Scan the records beneath this line for the line holding "What is Add(Pow(Add(-22, Pow(20, -1)), 2), f), if" and the line holding "Answer: Rational(-124679, 400) ≈ -311.70", then transcribe exactly those two and all lines between.

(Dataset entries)

Start of Block

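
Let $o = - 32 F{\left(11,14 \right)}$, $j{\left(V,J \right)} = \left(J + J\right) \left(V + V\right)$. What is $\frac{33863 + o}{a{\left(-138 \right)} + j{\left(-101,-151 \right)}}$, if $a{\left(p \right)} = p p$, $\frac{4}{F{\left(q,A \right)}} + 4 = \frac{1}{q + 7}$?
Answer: $\frac{2406577}{5683408} \approx 0.42344$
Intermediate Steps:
$j{\left(V,J \right)} = 4 J V$ ($j{\left(V,J \right)} = 2 J 2 V = 4 J V$)
$F{\left(q,A \right)} = \frac{4}{-4 + \frac{1}{7 + q}}$ ($F{\left(q,A \right)} = \frac{4}{-4 + \frac{1}{q + 7}} = \frac{4}{-4 + \frac{1}{7 + q}}$)
$a{\left(p \right)} = p^{2}$
$o = \frac{2304}{71}$ ($o = - 32 \frac{4 \left(-7 - 11\right)}{27 + 4 \cdot 11} = - 32 \frac{4 \left(-7 - 11\right)}{27 + 44} = - 32 \cdot 4 \cdot \frac{1}{71} \left(-18\right) = \left(-32\right) \left(- \frac{72}{71}\right) = \frac{2304}{71} \approx 32.451$)
$\frac{33863 + o}{a{\left(-138 \right)} + j{\left(-101,-151 \right)}} = \frac{33863 + \frac{2304}{71}}{\left(-138\right)^{2} + 4 \left(-151\right) \left(-101\right)} = \frac{2406577}{71 \left(19044 + 61004\right)} = \frac{2406577}{71 \cdot 80048} = \frac{2406577}{71} \cdot \frac{1}{80048} = \frac{2406577}{5683408}$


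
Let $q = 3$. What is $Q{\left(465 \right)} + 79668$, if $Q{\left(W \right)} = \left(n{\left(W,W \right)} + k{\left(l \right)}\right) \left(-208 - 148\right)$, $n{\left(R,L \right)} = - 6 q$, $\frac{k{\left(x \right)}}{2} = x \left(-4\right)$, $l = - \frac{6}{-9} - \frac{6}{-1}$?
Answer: $\frac{315188}{3} \approx 1.0506 \cdot 10^{5}$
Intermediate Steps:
$l = \frac{20}{3}$ ($l = \left(-6\right) \left(- \frac{1}{9}\right) - -6 = \frac{2}{3} + 6 = \frac{20}{3} \approx 6.6667$)
$k{\left(x \right)} = - 8 x$ ($k{\left(x \right)} = 2 x \left(-4\right) = 2 \left(- 4 x\right) = - 8 x$)
$n{\left(R,L \right)} = -18$ ($n{\left(R,L \right)} = \left(-6\right) 3 = -18$)
$Q{\left(W \right)} = \frac{76184}{3}$ ($Q{\left(W \right)} = \left(-18 - \frac{160}{3}\right) \left(-208 - 148\right) = \left(-18 - \frac{160}{3}\right) \left(-356\right) = \left(- \frac{214}{3}\right) \left(-356\right) = \frac{76184}{3}$)
$Q{\left(465 \right)} + 79668 = \frac{76184}{3} + 79668 = \frac{315188}{3}$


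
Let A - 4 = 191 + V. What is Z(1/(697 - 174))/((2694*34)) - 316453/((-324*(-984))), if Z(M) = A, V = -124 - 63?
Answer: -2415273205/2433522528 ≈ -0.99250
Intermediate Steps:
V = -187
A = 8 (A = 4 + (191 - 187) = 4 + 4 = 8)
Z(M) = 8
Z(1/(697 - 174))/((2694*34)) - 316453/((-324*(-984))) = 8/((2694*34)) - 316453/((-324*(-984))) = 8/91596 - 316453/318816 = 8*(1/91596) - 316453*1/318816 = 2/22899 - 316453/318816 = -2415273205/2433522528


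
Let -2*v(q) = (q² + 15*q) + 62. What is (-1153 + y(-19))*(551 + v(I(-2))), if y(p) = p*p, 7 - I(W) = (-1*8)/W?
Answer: -390456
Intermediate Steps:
I(W) = 7 + 8/W (I(W) = 7 - (-1*8)/W = 7 - (-8)/W = 7 + 8/W)
y(p) = p²
v(q) = -31 - 15*q/2 - q²/2 (v(q) = -((q² + 15*q) + 62)/2 = -(62 + q² + 15*q)/2 = -31 - 15*q/2 - q²/2)
(-1153 + y(-19))*(551 + v(I(-2))) = (-1153 + (-19)²)*(551 + (-31 - 15*(7 + 8/(-2))/2 - (7 + 8/(-2))²/2)) = (-1153 + 361)*(551 + (-31 - 15*(7 + 8*(-½))/2 - (7 + 8*(-½))²/2)) = -792*(551 + (-31 - 15*(7 - 4)/2 - (7 - 4)²/2)) = -792*(551 + (-31 - 15/2*3 - ½*3²)) = -792*(551 + (-31 - 45/2 - ½*9)) = -792*(551 + (-31 - 45/2 - 9/2)) = -792*(551 - 58) = -792*493 = -390456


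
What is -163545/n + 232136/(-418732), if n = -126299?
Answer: 9790745069/13221358217 ≈ 0.74053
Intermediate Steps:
-163545/n + 232136/(-418732) = -163545/(-126299) + 232136/(-418732) = -163545*(-1/126299) + 232136*(-1/418732) = 163545/126299 - 58034/104683 = 9790745069/13221358217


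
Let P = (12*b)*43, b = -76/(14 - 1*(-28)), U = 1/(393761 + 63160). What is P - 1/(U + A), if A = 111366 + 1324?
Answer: -336541437279623/360432992437 ≈ -933.71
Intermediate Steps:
U = 1/456921 ≈ 2.1886e-6
b = -38/21 (b = -76/(14 + 28) = -76/42 = -76*1/42 = -38/21 ≈ -1.8095)
A = 112690
P = -6536/7 (P = (12*(-38/21))*43 = -152/7*43 = -6536/7 ≈ -933.71)
P - 1/(U + A) = -6536/7 - 1/(1/456921 + 112690) = -6536/7 - 1/51490427491/456921 = -6536/7 - 1*456921/51490427491 = -6536/7 - 456921/51490427491 = -336541437279623/360432992437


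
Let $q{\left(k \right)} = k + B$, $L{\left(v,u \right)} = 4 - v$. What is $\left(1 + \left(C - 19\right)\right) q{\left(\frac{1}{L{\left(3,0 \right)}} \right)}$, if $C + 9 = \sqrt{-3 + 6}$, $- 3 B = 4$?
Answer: $9 - \frac{\sqrt{3}}{3} \approx 8.4227$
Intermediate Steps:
$B = - \frac{4}{3}$ ($B = \left(- \frac{1}{3}\right) 4 = - \frac{4}{3} \approx -1.3333$)
$C = -9 + \sqrt{3}$ ($C = -9 + \sqrt{-3 + 6} = -9 + \sqrt{3} \approx -7.268$)
$q{\left(k \right)} = - \frac{4}{3} + k$ ($q{\left(k \right)} = k - \frac{4}{3} = - \frac{4}{3} + k$)
$\left(1 + \left(C - 19\right)\right) q{\left(\frac{1}{L{\left(3,0 \right)}} \right)} = \left(1 - \left(28 - \sqrt{3}\right)\right) \left(- \frac{4}{3} + \frac{1}{4 - 3}\right) = \left(-27 + \sqrt{3}\right) \left(- \frac{4}{3} + 1^{-1}\right) = \left(-27 + \sqrt{3}\right) \left(- \frac{4}{3} + 1\right) = \left(-27 + \sqrt{3}\right) \left(- \frac{1}{3}\right) = 9 - \frac{\sqrt{3}}{3}$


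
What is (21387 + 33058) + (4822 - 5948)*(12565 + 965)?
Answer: -15180335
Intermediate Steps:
(21387 + 33058) + (4822 - 5948)*(12565 + 965) = 54445 - 1126*13530 = 54445 - 15234780 = -15180335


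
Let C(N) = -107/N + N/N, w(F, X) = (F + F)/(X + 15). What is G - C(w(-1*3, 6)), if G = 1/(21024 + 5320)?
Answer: -9892171/26344 ≈ -375.50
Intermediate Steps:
w(F, X) = 2*F/(15 + X) (w(F, X) = (2*F)/(15 + X) = 2*F/(15 + X))
G = 1/26344 ≈ 3.7959e-5
C(N) = 1 - 107/N (C(N) = -107/N + 1 = 1 - 107/N)
G - C(w(-1*3, 6)) = 1/26344 - (-107 + 2*(-1*3)/(15 + 6))/(2*(-1*3)/(15 + 6)) = 1/26344 - (-107 + 2*(-3)/21)/(2*(-3)/21) = 1/26344 - (-107 + 2*(-3)*(1/21))/(2*(-3)*(1/21)) = 1/26344 - (-107 - 2/7)/(-2/7) = 1/26344 - (-7)*(-751)/(2*7) = 1/26344 - 1*751/2 = 1/26344 - 751/2 = -9892171/26344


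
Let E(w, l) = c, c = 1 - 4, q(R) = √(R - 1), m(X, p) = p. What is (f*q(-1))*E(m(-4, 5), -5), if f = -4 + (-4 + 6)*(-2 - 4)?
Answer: 48*I*√2 ≈ 67.882*I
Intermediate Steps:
q(R) = √(-1 + R)
c = -3
E(w, l) = -3
f = -16 (f = -4 + 2*(-6) = -4 - 12 = -16)
(f*q(-1))*E(m(-4, 5), -5) = -16*√(-1 - 1)*(-3) = -16*I*√2*(-3) = 48*I*√2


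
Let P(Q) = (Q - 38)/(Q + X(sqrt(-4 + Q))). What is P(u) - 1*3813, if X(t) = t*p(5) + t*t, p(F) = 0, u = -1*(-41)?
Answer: -99137/26 ≈ -3813.0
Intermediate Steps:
u = 41
X(t) = t**2 (X(t) = t*0 + t*t = 0 + t**2 = t**2)
P(Q) = (-38 + Q)/(-4 + 2*Q) (P(Q) = (Q - 38)/(Q + (sqrt(-4 + Q))**2) = (-38 + Q)/(Q + (-4 + Q)) = (-38 + Q)/(-4 + 2*Q))
P(u) - 1*3813 = (-38 + 41)/(2*(-2 + 41)) - 1*3813 = (1/2)*3/39 - 3813 = (1/2)*(1/39)*3 - 3813 = 1/26 - 3813 = -99137/26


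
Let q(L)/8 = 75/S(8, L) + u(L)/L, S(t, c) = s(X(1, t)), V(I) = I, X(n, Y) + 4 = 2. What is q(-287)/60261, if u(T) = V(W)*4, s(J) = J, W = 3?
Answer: -28732/5764969 ≈ -0.0049839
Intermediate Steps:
X(n, Y) = -2 (X(n, Y) = -4 + 2 = -2)
S(t, c) = -2
u(T) = 12 (u(T) = 3*4 = 12)
q(L) = -300 + 96/L (q(L) = 8*(75/(-2) + 12/L) = 8*(75*(-½) + 12/L) = 8*(-75/2 + 12/L) = -300 + 96/L)
q(-287)/60261 = (-300 + 96/(-287))/60261 = (-300 + 96*(-1/287))*(1/60261) = (-300 - 96/287)*(1/60261) = -86196/287*1/60261 = -28732/5764969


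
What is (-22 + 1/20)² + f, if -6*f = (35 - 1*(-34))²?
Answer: -124679/400 ≈ -311.70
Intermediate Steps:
f = -1587/2 (f = -(35 - 1*(-34))²/6 = -(35 + 34)²/6 = -⅙*69² = -⅙*4761 = -1587/2 ≈ -793.50)
(-22 + 1/20)² + f = (-22 + 1/20)² - 1587/2 = (-439/20)² - 1587/2 = 192721/400 - 1587/2 = -124679/400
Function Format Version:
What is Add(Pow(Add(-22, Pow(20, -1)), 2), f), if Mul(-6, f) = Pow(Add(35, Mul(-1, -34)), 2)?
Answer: Rational(-124679, 400) ≈ -311.70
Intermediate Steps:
f = Rational(-1587, 2) (f = Mul(Rational(-1, 6), Pow(Add(35, Mul(-1, -34)), 2)) = Mul(Rational(-1, 6), Pow(Add(35, 34), 2)) = Mul(Rational(-1, 6), Pow(69, 2)) = Mul(Rational(-1, 6), 4761) = Rational(-1587, 2) ≈ -793.50)
Add(Pow(Add(-22, Pow(20, -1)), 2), f) = Add(Pow(Add(-22, Pow(20, -1)), 2), Rational(-1587, 2)) = Add(Pow(Add(-22, Rational(1, 20)), 2), Rational(-1587, 2)) = Add(Pow(Rational(-439, 20), 2), Rational(-1587, 2)) = Add(Rational(192721, 400), Rational(-1587, 2)) = Rational(-124679, 400)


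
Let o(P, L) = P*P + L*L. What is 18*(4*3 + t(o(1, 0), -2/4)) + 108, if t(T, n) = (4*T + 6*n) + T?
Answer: 360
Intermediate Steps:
o(P, L) = L² + P² (o(P, L) = P² + L² = L² + P²)
t(T, n) = 5*T + 6*n
18*(4*3 + t(o(1, 0), -2/4)) + 108 = 18*(4*3 + (5*(0² + 1²) + 6*(-2/4))) + 108 = 18*(12 + (5*(0 + 1) + 6*(-2*¼))) + 108 = 18*(12 + (5*1 + 6*(-½))) + 108 = 18*(12 + (5 - 3)) + 108 = 18*(12 + 2) + 108 = 18*14 + 108 = 252 + 108 = 360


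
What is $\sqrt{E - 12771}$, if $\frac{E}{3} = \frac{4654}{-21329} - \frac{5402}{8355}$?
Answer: $\frac{i \sqrt{45071758770422509895}}{59401265} \approx 113.02 i$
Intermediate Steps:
$E = - \frac{154103428}{59401265}$ ($E = 3 \left(\frac{4654}{-21329} - \frac{5402}{8355}\right) = 3 \left(4654 \left(- \frac{1}{21329}\right) - \frac{5402}{8355}\right) = 3 \left(- \frac{4654}{21329} - \frac{5402}{8355}\right) = 3 \left(- \frac{154103428}{178203795}\right) = - \frac{154103428}{59401265} \approx -2.5943$)
$\sqrt{E - 12771} = \sqrt{- \frac{154103428}{59401265} - 12771} = \sqrt{- \frac{758767658743}{59401265}} = \frac{i \sqrt{45071758770422509895}}{59401265}$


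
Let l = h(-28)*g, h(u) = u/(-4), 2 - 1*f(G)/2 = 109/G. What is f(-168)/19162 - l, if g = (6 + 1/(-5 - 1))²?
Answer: -1150197715/4828824 ≈ -238.19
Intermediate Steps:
f(G) = 4 - 218/G
g = 1225/36 (g = (6 + 1/(-6))² = (6 - ⅙)² = (35/6)² = 1225/36 ≈ 34.028)
h(u) = -u/4 (h(u) = u*(-¼) = -u/4)
l = 8575/36 (l = -¼*(-28)*(1225/36) = 7*(1225/36) = 8575/36 ≈ 238.19)
f(-168)/19162 - l = (4 - 218/(-168))/19162 - 1*8575/36 = (4 - 218*(-1/168))*(1/19162) - 8575/36 = (4 + 109/84)*(1/19162) - 8575/36 = (445/84)*(1/19162) - 8575/36 = 445/1609608 - 8575/36 = -1150197715/4828824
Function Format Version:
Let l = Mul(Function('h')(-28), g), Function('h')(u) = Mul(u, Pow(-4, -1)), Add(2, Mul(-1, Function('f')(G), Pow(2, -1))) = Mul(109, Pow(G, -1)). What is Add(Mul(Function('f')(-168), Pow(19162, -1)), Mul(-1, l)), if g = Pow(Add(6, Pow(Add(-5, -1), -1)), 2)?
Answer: Rational(-1150197715, 4828824) ≈ -238.19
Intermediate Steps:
Function('f')(G) = Add(4, Mul(-218, Pow(G, -1))) (Function('f')(G) = Add(4, Mul(-2, Mul(109, Pow(G, -1)))) = Add(4, Mul(-218, Pow(G, -1))))
g = Rational(1225, 36) (g = Pow(Add(6, Pow(-6, -1)), 2) = Pow(Add(6, Rational(-1, 6)), 2) = Pow(Rational(35, 6), 2) = Rational(1225, 36) ≈ 34.028)
Function('h')(u) = Mul(Rational(-1, 4), u) (Function('h')(u) = Mul(u, Rational(-1, 4)) = Mul(Rational(-1, 4), u))
l = Rational(8575, 36) (l = Mul(Mul(Rational(-1, 4), -28), Rational(1225, 36)) = Mul(7, Rational(1225, 36)) = Rational(8575, 36) ≈ 238.19)
Add(Mul(Function('f')(-168), Pow(19162, -1)), Mul(-1, l)) = Add(Mul(Add(4, Mul(-218, Pow(-168, -1))), Pow(19162, -1)), Mul(-1, Rational(8575, 36))) = Add(Mul(Add(4, Mul(-218, Rational(-1, 168))), Rational(1, 19162)), Rational(-8575, 36)) = Add(Mul(Add(4, Rational(109, 84)), Rational(1, 19162)), Rational(-8575, 36)) = Add(Mul(Rational(445, 84), Rational(1, 19162)), Rational(-8575, 36)) = Add(Rational(445, 1609608), Rational(-8575, 36)) = Rational(-1150197715, 4828824)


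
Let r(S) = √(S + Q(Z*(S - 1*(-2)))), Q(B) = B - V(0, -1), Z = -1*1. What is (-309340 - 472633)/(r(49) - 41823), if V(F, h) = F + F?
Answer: 32704456779/1749163331 + 781973*I*√2/1749163331 ≈ 18.697 + 0.00063223*I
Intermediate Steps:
Z = -1
V(F, h) = 2*F
Q(B) = B (Q(B) = B - 2*0 = B - 1*0 = B + 0 = B)
r(S) = I*√2 (r(S) = √(S - (S - 1*(-2))) = √(S - (S + 2)) = √(S - (2 + S)) = √(S + (-2 - S)) = √(-2) = I*√2)
(-309340 - 472633)/(r(49) - 41823) = (-309340 - 472633)/(I*√2 - 41823) = -781973/(-41823 + I*√2)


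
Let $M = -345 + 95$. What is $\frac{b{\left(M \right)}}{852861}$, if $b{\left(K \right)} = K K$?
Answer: $\frac{62500}{852861} \approx 0.073283$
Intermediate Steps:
$M = -250$
$b{\left(K \right)} = K^{2}$
$\frac{b{\left(M \right)}}{852861} = \frac{\left(-250\right)^{2}}{852861} = 62500 \cdot \frac{1}{852861} = \frac{62500}{852861}$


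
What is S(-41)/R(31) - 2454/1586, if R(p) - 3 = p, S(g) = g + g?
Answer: -53372/13481 ≈ -3.9591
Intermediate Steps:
S(g) = 2*g
R(p) = 3 + p
S(-41)/R(31) - 2454/1586 = (2*(-41))/(3 + 31) - 2454/1586 = -82/34 - 2454*1/1586 = -82*1/34 - 1227/793 = -41/17 - 1227/793 = -53372/13481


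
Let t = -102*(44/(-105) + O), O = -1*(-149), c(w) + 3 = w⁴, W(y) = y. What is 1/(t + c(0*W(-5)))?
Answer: -35/530539 ≈ -6.5971e-5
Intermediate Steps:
c(w) = -3 + w⁴
O = 149
t = -530434/35 (t = -102*(44/(-105) + 149) = -102*(44*(-1/105) + 149) = -102*(-44/105 + 149) = -102*15601/105 = -530434/35 ≈ -15155.)
1/(t + c(0*W(-5))) = 1/(-530434/35 + (-3 + (0*(-5))⁴)) = 1/(-530434/35 + (-3 + 0⁴)) = 1/(-530434/35 + (-3 + 0)) = 1/(-530434/35 - 3) = 1/(-530539/35) = -35/530539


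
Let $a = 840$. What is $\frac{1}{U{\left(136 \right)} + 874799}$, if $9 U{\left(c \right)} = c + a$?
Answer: $\frac{9}{7874167} \approx 1.143 \cdot 10^{-6}$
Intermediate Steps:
$U{\left(c \right)} = \frac{280}{3} + \frac{c}{9}$ ($U{\left(c \right)} = \frac{c + 840}{9} = \frac{840 + c}{9} = \frac{280}{3} + \frac{c}{9}$)
$\frac{1}{U{\left(136 \right)} + 874799} = \frac{1}{\left(\frac{280}{3} + \frac{1}{9} \cdot 136\right) + 874799} = \frac{1}{\left(\frac{280}{3} + \frac{136}{9}\right) + 874799} = \frac{1}{\frac{976}{9} + 874799} = \frac{1}{\frac{7874167}{9}} = \frac{9}{7874167}$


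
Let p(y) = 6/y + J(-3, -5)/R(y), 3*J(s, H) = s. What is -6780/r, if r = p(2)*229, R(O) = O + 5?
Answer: -2373/229 ≈ -10.362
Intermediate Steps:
R(O) = 5 + O
J(s, H) = s/3
p(y) = -1/(5 + y) + 6/y (p(y) = 6/y + ((⅓)*(-3))/(5 + y) = 6/y - 1/(5 + y) = -1/(5 + y) + 6/y)
r = 4580/7 (r = (5*(6 + 2)/(2*(5 + 2)))*229 = (5*(½)*8/7)*229 = (5*(½)*(⅐)*8)*229 = (20/7)*229 = 4580/7 ≈ 654.29)
-6780/r = -6780/4580/7 = -6780*7/4580 = -2373/229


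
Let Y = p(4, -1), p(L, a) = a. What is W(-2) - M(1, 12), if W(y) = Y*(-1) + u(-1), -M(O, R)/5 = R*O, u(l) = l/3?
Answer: 182/3 ≈ 60.667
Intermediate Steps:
Y = -1
u(l) = l/3 (u(l) = l*(⅓) = l/3)
M(O, R) = -5*O*R (M(O, R) = -5*R*O = -5*O*R)
W(y) = ⅔ (W(y) = -1*(-1) + (⅓)*(-1) = 1 - ⅓ = ⅔)
W(-2) - M(1, 12) = ⅔ - (-5)*12 = ⅔ - 1*(-60) = ⅔ + 60 = 182/3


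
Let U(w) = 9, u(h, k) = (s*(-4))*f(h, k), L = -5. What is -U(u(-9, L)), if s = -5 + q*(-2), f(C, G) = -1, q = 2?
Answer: -9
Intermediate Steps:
s = -9 (s = -5 + 2*(-2) = -5 - 4 = -9)
u(h, k) = -36 (u(h, k) = -9*(-4)*(-1) = 36*(-1) = -36)
-U(u(-9, L)) = -1*9 = -9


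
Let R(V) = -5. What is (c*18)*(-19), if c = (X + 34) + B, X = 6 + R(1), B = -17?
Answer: -6156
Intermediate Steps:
X = 1 (X = 6 - 5 = 1)
c = 18 (c = (1 + 34) - 17 = 35 - 17 = 18)
(c*18)*(-19) = (18*18)*(-19) = 324*(-19) = -6156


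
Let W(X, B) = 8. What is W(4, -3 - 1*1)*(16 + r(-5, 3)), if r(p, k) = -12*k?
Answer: -160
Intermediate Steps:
W(4, -3 - 1*1)*(16 + r(-5, 3)) = 8*(16 - 12*3) = 8*(16 - 36) = 8*(-20) = -160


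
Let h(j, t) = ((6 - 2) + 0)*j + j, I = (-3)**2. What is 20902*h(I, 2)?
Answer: 940590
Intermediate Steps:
I = 9
h(j, t) = 5*j (h(j, t) = (4 + 0)*j + j = 4*j + j = 5*j)
20902*h(I, 2) = 20902*(5*9) = 20902*45 = 940590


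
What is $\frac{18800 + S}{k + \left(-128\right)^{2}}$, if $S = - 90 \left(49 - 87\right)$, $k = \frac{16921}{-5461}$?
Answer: $\frac{11031220}{8132373} \approx 1.3565$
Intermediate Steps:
$k = - \frac{16921}{5461}$ ($k = 16921 \left(- \frac{1}{5461}\right) = - \frac{16921}{5461} \approx -3.0985$)
$S = 3420$ ($S = \left(-90\right) \left(-38\right) = 3420$)
$\frac{18800 + S}{k + \left(-128\right)^{2}} = \frac{18800 + 3420}{- \frac{16921}{5461} + \left(-128\right)^{2}} = \frac{22220}{- \frac{16921}{5461} + 16384} = \frac{22220}{\frac{89456103}{5461}} = 22220 \cdot \frac{5461}{89456103} = \frac{11031220}{8132373}$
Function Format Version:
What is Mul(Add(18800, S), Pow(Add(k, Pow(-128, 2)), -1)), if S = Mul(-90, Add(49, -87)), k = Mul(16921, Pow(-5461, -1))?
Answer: Rational(11031220, 8132373) ≈ 1.3565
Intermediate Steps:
k = Rational(-16921, 5461) (k = Mul(16921, Rational(-1, 5461)) = Rational(-16921, 5461) ≈ -3.0985)
S = 3420 (S = Mul(-90, -38) = 3420)
Mul(Add(18800, S), Pow(Add(k, Pow(-128, 2)), -1)) = Mul(Add(18800, 3420), Pow(Add(Rational(-16921, 5461), Pow(-128, 2)), -1)) = Mul(22220, Pow(Add(Rational(-16921, 5461), 16384), -1)) = Mul(22220, Pow(Rational(89456103, 5461), -1)) = Mul(22220, Rational(5461, 89456103)) = Rational(11031220, 8132373)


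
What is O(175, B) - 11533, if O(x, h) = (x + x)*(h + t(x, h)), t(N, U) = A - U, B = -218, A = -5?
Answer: -13283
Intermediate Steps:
t(N, U) = -5 - U
O(x, h) = -10*x (O(x, h) = (x + x)*(h + (-5 - h)) = (2*x)*(-5) = -10*x)
O(175, B) - 11533 = -10*175 - 11533 = -1750 - 11533 = -13283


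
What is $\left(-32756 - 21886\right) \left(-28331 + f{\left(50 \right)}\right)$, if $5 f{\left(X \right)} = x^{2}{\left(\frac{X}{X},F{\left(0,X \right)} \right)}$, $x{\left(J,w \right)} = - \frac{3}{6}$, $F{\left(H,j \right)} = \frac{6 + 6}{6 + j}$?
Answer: $\frac{15480597699}{10} \approx 1.5481 \cdot 10^{9}$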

End of Block

SOLUTION TO THE PROBLEM.
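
What is Add(Pow(Add(-22, Pow(20, -1)), 2), f), if Mul(-6, f) = Pow(Add(35, Mul(-1, -34)), 2)?
Answer: Rational(-124679, 400) ≈ -311.70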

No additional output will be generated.